The following data has a line with "4. rotate link 1 by +66°" and a line with "9. rotate link 1 by -82°". Write out exactly those lines and all the lines between them.
**** Given data
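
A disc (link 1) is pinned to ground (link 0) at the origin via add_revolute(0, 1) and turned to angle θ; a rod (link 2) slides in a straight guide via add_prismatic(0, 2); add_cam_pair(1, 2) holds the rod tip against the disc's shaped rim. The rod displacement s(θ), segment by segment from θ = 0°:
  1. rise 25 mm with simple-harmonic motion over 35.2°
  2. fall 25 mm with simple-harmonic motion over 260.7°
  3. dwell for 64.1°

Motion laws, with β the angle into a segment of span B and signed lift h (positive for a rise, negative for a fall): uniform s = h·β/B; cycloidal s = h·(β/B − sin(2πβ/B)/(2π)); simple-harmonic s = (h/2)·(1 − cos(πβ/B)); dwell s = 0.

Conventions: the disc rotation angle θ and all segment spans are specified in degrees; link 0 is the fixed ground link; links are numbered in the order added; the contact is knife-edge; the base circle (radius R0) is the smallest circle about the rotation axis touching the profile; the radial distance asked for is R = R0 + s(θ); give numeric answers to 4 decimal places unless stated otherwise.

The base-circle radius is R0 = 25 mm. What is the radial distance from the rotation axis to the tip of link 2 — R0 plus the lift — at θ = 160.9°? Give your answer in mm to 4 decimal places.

segment 1 (0° to 35.2°, simple-harmonic, h = 25) is passed completely: s = 0.0000 + (25) = 25.0000
θ = 160.9° falls in segment 2 (35.2° to 295.9°, simple-harmonic, h = -25): β = 160.9 − 35.2 = 125.7°, B = 260.7°; Δs = -25/2·(1 − cos(π·0.4822)) = -11.7999; s = 25.0000 − 11.7999 = 13.2001
R = R0 + s = 25 + 13.2001 = 38.2001

38.2001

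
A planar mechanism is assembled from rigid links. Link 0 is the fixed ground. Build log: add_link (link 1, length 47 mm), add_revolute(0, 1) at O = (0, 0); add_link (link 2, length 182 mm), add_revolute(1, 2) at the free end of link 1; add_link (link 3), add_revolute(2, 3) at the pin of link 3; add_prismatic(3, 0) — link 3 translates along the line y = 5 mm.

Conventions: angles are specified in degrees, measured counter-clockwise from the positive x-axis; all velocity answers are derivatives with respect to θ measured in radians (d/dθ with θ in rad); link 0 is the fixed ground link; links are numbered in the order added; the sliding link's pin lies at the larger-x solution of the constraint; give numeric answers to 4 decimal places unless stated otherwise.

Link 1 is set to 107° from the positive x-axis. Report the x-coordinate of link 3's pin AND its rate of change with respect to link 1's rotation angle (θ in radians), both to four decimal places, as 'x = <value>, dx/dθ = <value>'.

geometry: r = 47 mm, L = 182 mm, e = 5 mm
crank pin P = (r cos θ, r sin θ) = (-13.741470, 44.946324)
h = r sin θ − e = 44.946324 − 5 = 39.946324
x = r cos θ + √(L² − h²) = -13.741470 + 177.562077 = 163.820607
dx/dθ = −r sin θ − h·r cos θ/√(L² − h²) (θ in radians; h = 39.946324) = -41.854891

x = 163.8206, dx/dθ = -41.8549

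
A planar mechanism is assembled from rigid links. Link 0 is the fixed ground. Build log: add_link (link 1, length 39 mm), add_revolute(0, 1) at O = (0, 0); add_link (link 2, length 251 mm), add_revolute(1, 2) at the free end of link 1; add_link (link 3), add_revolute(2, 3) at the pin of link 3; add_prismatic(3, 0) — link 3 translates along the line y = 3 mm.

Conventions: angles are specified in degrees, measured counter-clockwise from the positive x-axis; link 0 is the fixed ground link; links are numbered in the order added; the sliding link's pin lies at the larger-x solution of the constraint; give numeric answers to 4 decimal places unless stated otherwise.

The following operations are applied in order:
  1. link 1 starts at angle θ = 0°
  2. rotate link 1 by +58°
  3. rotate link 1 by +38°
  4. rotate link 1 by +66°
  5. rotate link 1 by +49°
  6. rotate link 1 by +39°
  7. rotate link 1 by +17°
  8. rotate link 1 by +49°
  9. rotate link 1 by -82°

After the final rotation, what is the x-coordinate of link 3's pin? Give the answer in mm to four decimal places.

geometry: r = 39 mm, L = 251 mm, e = 3 mm; θ starts at 0°
rotate link 1 by +58°: θ ← 0° +58° = 58°
rotate link 1 by +38°: θ ← 58° +38° = 96°
rotate link 1 by +66°: θ ← 96° +66° = 162°
rotate link 1 by +49°: θ ← 162° +49° = 211°
rotate link 1 by +39°: θ ← 211° +39° = 250°
rotate link 1 by +17°: θ ← 250° +17° = 267°
rotate link 1 by +49°: θ ← 267° +49° = 316°
rotate link 1 by -82°: θ ← 316° -82° = 234°
crank pin P = (r cos θ, r sin θ) = (-22.923625, -31.551663)
h = r sin θ − e = -31.551663 − 3 = -34.551663
x = r cos θ + √(L² − h²) = -22.923625 + 248.610504 = 225.686879

225.6869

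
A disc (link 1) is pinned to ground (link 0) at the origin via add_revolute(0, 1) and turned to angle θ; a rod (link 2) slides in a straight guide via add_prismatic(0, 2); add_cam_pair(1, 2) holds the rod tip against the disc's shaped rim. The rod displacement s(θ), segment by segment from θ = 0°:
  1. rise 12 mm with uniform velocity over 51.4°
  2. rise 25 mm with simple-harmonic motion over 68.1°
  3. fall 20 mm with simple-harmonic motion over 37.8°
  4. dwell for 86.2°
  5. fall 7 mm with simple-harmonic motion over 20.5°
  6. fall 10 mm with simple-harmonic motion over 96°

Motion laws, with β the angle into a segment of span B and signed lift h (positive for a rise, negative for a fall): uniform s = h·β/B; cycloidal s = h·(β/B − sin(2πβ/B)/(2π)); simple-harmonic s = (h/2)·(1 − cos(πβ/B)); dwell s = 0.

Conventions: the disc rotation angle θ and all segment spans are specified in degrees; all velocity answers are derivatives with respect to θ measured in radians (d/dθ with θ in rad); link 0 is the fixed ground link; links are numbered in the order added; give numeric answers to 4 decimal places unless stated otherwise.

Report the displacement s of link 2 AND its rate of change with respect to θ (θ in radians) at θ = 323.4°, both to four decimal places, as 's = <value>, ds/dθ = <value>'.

segment 1 (0° to 51.4°, uniform, h = 12) is passed completely: s = 0.0000 + (12) = 12.0000
segment 2 (51.4° to 119.5°, simple-harmonic, h = 25) is passed completely: s = 12.0000 + (25) = 37.0000
segment 3 (119.5° to 157.3°, simple-harmonic, h = -20) is passed completely: s = 37.0000 + (-20) = 17.0000
segment 4 (157.3° to 243.5°, dwell): s unchanged at 17.0000
segment 5 (243.5° to 264°, simple-harmonic, h = -7) is passed completely: s = 17.0000 + (-7) = 10.0000
θ = 323.4° falls in segment 6 (264° to 360°, simple-harmonic, h = -10): β = 323.4 − 264 = 59.4°, B = 96°; Δs = -10/2·(1 − cos(π·0.6187)) = -6.8224; s = 10.0000 − 6.8224 = 3.1776
velocity in seg [264°–360°] (simple-harmonic), θ in radians: β = 59.4° = 1.0367 rad, B = 96° = 1.6755 rad; ds/dθ = (πh/(2B)) sin(πβ/B) = (π·(-10)/(2·1.6755)) sin(π·0.6187) = -8.730140 mm/rad

s = 3.1776, ds/dθ = -8.7301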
********
**The answer**:
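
  4. rotate link 1 by +66°
  5. rotate link 1 by +49°
  6. rotate link 1 by +39°
  7. rotate link 1 by +17°
  8. rotate link 1 by +49°
  9. rotate link 1 by -82°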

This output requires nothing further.